Problem to solve: In the records that follow, how many lines contain the word "Rivera"? Give only that figure.

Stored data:
-- Opening Marker --

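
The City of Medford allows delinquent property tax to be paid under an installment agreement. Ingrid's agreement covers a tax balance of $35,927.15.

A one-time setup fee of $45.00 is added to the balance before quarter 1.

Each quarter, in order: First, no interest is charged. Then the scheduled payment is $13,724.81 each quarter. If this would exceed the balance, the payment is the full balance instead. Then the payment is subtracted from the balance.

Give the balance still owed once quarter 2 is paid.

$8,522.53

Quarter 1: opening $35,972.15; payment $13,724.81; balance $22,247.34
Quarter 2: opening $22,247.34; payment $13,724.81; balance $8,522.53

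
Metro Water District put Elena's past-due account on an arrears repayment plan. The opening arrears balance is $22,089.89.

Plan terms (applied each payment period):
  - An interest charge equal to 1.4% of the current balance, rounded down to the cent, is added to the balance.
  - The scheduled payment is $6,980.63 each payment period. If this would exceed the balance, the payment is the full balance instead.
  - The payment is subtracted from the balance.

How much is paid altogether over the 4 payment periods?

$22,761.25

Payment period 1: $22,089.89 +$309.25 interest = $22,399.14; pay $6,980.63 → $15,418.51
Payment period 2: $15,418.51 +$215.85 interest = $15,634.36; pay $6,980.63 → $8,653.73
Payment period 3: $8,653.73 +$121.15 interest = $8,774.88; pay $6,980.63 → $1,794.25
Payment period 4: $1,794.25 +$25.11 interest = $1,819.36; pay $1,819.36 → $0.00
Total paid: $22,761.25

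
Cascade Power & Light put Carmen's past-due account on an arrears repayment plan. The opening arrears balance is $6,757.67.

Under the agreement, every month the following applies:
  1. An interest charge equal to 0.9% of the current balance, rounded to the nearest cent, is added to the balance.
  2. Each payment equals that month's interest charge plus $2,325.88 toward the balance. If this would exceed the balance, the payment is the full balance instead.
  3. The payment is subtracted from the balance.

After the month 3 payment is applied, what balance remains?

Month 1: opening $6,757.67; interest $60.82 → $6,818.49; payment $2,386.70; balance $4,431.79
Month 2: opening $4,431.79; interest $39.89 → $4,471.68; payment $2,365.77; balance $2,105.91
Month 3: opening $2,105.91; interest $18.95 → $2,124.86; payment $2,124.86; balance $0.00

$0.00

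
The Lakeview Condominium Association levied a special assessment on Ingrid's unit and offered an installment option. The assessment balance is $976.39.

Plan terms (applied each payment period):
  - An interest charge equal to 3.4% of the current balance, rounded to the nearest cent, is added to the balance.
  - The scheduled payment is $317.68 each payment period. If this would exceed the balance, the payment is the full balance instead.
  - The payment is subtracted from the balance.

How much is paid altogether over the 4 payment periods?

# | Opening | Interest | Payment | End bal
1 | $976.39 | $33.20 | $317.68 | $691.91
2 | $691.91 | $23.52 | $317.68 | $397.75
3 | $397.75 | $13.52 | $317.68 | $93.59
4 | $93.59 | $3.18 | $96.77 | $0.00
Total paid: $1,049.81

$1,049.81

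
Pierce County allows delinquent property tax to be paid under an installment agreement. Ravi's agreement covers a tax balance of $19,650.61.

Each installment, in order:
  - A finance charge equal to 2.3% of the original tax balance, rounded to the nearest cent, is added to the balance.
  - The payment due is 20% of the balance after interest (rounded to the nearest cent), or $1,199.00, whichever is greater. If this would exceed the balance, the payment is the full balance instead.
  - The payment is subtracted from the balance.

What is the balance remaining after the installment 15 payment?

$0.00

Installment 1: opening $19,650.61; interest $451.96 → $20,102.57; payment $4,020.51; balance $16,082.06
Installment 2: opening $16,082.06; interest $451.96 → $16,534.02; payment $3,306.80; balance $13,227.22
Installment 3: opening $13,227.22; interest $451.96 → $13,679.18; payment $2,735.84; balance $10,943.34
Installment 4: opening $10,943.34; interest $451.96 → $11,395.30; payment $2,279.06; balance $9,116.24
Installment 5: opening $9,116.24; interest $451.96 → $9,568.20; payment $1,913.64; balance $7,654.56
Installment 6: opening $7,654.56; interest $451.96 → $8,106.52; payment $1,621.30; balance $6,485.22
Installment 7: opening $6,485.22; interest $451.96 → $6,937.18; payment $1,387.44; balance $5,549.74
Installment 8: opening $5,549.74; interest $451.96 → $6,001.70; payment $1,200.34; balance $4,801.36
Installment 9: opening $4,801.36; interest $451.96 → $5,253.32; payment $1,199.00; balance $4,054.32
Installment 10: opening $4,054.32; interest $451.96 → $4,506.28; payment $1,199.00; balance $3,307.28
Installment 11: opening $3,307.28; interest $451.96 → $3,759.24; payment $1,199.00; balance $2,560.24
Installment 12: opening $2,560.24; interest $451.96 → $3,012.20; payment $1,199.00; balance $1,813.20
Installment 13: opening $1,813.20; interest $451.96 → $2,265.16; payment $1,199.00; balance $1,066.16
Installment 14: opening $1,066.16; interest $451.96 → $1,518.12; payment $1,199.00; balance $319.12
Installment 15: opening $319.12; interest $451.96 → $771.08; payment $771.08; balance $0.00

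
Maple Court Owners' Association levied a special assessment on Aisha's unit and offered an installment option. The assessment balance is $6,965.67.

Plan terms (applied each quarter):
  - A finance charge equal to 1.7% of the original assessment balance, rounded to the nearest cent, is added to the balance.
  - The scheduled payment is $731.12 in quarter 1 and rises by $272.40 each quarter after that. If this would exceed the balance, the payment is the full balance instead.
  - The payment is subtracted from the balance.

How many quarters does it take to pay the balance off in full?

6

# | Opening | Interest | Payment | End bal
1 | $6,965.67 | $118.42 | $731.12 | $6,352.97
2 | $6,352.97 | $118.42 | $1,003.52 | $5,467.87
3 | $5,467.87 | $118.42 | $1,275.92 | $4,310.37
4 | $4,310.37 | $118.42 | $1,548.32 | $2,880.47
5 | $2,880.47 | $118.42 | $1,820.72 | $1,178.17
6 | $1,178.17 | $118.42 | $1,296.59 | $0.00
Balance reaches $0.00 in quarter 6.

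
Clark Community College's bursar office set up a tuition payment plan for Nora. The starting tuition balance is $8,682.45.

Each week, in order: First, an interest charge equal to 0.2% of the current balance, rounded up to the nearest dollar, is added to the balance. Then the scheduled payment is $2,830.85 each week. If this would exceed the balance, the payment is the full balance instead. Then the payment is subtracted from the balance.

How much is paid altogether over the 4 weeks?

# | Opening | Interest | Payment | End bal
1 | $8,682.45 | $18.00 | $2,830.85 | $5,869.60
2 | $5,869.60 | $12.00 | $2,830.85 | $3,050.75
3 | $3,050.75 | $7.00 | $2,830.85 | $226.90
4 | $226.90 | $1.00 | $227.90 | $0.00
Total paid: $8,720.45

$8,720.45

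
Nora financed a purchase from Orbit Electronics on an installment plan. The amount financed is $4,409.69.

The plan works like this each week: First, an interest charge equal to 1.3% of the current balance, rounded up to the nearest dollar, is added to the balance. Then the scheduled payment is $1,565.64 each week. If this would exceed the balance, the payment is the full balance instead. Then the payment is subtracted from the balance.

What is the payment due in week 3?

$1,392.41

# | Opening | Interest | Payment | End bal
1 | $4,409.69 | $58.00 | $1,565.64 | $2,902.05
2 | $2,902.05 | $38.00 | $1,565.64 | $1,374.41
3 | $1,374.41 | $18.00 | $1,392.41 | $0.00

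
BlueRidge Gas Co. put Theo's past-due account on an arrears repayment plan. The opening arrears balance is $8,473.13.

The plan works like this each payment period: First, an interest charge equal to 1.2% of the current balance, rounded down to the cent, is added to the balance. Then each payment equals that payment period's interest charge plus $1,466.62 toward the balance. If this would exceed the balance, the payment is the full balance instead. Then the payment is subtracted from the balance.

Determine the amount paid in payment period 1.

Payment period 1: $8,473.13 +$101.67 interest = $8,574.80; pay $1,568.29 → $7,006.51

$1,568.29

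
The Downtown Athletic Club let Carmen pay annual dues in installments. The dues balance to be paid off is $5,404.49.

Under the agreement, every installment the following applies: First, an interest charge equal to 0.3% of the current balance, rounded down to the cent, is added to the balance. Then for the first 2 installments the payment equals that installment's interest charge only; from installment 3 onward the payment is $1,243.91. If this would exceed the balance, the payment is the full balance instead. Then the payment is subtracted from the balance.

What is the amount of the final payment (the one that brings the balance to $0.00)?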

-- Closing Marker --
-- Opening Marker --

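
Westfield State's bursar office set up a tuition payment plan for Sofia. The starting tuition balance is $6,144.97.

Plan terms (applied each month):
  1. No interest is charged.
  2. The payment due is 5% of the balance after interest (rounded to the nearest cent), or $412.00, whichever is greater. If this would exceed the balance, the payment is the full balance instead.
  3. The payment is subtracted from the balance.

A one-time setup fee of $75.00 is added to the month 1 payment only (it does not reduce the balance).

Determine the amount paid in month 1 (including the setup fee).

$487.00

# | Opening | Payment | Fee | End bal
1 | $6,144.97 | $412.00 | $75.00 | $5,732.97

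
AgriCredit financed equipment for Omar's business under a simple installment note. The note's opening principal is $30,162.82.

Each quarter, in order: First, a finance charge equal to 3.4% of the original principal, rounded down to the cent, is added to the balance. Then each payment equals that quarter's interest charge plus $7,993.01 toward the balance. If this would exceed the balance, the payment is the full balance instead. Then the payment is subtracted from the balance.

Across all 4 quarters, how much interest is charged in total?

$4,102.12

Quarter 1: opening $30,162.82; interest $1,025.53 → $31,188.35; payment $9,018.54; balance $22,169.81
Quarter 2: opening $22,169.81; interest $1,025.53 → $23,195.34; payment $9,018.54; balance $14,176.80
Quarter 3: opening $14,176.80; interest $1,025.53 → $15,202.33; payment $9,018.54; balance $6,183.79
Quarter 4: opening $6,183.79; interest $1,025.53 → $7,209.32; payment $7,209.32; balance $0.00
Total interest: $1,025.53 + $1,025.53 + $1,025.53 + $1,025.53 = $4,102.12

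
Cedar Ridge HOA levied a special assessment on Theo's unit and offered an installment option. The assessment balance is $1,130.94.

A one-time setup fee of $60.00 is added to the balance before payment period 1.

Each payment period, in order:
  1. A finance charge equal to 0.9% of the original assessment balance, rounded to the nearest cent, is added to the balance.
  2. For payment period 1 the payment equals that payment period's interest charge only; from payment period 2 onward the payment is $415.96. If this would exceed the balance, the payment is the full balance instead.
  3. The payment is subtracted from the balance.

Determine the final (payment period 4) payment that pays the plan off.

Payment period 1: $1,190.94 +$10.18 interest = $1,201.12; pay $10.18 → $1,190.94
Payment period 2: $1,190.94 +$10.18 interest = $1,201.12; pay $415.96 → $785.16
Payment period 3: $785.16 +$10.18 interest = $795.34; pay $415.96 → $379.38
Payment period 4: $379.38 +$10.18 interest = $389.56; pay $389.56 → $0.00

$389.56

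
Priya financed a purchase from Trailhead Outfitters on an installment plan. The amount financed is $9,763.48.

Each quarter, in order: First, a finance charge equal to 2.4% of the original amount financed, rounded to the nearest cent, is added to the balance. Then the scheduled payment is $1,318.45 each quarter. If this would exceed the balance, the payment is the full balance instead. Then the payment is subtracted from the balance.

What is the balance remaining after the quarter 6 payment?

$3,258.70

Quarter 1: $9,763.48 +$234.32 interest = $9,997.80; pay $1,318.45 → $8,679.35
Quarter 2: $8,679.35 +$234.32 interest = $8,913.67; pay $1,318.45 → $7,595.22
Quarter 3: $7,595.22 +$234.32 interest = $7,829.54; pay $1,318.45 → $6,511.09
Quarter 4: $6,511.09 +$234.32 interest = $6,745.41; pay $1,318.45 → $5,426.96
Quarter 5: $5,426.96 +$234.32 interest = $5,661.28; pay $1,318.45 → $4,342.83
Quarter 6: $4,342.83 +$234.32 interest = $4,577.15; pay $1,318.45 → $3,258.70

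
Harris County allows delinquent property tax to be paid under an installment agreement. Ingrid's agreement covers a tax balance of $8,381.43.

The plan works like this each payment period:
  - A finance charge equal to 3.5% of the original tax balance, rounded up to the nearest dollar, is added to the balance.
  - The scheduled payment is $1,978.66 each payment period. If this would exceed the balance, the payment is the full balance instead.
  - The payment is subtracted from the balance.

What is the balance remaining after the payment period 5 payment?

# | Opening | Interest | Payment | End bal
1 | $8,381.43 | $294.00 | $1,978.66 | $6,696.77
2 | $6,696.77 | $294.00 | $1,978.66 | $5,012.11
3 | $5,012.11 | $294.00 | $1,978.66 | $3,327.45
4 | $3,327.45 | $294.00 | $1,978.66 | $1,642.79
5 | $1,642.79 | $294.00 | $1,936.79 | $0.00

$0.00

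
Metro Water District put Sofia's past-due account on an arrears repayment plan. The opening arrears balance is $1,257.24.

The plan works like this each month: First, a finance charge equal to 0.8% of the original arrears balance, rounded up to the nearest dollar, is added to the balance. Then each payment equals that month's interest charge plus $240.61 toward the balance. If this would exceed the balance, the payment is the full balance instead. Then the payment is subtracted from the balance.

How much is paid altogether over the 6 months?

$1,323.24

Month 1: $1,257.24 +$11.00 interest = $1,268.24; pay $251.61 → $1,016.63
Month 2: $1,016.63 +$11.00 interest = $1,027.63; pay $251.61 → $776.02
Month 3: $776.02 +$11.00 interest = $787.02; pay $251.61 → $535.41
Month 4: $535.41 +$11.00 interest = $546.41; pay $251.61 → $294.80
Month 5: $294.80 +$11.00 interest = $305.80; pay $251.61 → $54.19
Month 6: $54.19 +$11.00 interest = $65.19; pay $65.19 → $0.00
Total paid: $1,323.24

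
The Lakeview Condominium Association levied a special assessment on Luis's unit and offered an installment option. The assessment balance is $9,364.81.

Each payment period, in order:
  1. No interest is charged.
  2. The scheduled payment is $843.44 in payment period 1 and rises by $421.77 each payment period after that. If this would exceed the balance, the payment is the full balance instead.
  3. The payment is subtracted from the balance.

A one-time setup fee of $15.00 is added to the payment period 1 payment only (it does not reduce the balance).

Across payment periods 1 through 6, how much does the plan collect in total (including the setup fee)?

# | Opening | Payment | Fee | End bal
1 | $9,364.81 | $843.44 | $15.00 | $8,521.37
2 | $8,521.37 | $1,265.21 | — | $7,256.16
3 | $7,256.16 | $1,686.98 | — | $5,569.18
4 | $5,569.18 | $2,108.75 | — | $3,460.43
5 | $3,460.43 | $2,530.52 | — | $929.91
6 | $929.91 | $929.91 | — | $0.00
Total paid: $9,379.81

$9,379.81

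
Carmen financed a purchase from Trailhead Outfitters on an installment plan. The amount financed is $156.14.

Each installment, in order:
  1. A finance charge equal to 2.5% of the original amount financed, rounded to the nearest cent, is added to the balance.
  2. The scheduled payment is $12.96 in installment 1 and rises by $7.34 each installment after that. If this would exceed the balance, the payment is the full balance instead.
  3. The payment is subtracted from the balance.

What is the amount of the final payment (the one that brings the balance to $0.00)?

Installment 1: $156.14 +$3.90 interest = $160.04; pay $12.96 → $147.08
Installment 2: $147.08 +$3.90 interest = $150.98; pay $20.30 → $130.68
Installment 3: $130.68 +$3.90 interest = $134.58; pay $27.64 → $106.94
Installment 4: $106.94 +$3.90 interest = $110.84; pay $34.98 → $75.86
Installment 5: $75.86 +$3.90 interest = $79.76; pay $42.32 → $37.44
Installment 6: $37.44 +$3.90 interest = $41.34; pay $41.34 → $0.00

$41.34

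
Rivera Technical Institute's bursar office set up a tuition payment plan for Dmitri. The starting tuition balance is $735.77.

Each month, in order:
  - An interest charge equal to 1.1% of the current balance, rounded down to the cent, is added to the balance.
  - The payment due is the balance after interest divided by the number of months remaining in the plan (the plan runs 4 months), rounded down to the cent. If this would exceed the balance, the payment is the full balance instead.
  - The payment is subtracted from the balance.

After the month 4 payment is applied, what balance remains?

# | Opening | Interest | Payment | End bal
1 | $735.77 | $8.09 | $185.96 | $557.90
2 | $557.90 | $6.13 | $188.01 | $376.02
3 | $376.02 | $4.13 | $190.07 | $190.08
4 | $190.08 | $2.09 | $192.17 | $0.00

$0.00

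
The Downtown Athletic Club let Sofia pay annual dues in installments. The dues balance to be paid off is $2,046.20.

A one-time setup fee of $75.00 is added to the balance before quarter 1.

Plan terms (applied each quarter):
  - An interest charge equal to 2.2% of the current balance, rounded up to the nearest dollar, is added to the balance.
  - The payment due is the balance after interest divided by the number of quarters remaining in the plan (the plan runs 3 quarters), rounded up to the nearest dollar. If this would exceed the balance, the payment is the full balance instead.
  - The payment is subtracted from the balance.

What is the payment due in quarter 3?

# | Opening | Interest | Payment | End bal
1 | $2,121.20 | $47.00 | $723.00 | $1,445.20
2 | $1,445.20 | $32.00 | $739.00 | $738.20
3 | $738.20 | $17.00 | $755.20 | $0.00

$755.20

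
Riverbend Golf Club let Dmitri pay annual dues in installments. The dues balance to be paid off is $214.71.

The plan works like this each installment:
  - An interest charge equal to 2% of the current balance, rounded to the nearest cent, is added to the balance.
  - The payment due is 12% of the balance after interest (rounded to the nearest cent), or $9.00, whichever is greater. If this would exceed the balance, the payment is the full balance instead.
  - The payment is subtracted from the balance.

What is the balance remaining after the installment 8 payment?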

-- Closing Marker --
-- Opening Marker --

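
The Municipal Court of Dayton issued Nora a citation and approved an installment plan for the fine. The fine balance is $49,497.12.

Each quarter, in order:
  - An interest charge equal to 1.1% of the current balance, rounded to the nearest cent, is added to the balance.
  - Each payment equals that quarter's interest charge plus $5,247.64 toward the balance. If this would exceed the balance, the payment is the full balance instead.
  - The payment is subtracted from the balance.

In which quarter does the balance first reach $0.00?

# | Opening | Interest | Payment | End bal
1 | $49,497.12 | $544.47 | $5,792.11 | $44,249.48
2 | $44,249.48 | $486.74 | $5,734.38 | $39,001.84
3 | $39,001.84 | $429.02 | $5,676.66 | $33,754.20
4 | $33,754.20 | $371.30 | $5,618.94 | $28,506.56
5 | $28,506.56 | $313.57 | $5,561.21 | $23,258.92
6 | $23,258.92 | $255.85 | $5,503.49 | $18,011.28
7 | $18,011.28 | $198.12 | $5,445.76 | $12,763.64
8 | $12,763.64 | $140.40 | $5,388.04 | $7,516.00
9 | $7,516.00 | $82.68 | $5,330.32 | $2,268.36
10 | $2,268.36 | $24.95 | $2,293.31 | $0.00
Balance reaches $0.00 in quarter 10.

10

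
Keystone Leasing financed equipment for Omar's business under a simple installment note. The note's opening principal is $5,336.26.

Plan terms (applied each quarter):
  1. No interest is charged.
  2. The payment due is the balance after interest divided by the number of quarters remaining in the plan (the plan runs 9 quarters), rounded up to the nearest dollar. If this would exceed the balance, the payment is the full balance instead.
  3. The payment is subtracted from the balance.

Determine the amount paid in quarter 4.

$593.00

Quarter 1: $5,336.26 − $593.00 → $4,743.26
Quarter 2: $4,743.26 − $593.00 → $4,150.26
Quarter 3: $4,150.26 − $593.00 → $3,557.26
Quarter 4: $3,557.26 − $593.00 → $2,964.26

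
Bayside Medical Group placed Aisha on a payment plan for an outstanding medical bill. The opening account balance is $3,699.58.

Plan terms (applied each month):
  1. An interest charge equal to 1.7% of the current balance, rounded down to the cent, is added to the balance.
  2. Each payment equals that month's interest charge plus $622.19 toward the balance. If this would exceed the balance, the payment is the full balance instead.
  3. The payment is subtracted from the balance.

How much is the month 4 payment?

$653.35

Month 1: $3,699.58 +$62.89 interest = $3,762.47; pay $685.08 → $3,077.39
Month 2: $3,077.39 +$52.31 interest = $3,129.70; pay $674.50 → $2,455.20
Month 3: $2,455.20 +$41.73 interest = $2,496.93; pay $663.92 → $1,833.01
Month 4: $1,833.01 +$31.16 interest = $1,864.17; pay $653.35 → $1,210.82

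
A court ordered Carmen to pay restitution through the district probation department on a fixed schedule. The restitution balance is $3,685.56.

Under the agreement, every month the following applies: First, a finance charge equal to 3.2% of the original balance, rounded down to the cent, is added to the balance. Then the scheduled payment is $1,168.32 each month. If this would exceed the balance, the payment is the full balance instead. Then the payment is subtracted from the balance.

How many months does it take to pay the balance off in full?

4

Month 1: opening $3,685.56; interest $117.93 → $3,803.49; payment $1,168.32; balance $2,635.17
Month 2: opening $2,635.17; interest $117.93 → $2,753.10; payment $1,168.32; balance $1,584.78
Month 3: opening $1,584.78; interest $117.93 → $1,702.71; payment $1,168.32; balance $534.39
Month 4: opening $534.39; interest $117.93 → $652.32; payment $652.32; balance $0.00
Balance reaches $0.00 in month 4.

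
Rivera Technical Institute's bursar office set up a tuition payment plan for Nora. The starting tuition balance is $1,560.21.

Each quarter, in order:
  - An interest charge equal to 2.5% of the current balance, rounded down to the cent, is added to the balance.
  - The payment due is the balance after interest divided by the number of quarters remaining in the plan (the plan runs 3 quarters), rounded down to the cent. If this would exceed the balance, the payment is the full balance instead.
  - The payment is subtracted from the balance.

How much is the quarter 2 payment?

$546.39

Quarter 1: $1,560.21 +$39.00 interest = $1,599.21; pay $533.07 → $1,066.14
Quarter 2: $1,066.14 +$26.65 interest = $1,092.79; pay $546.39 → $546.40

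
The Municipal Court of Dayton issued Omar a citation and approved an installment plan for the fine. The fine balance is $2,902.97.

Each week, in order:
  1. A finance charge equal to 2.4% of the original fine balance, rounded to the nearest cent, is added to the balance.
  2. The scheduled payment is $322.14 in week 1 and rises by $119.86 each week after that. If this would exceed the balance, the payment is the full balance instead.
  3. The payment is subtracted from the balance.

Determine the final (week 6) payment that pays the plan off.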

-- Closing Marker --

Answer section: 2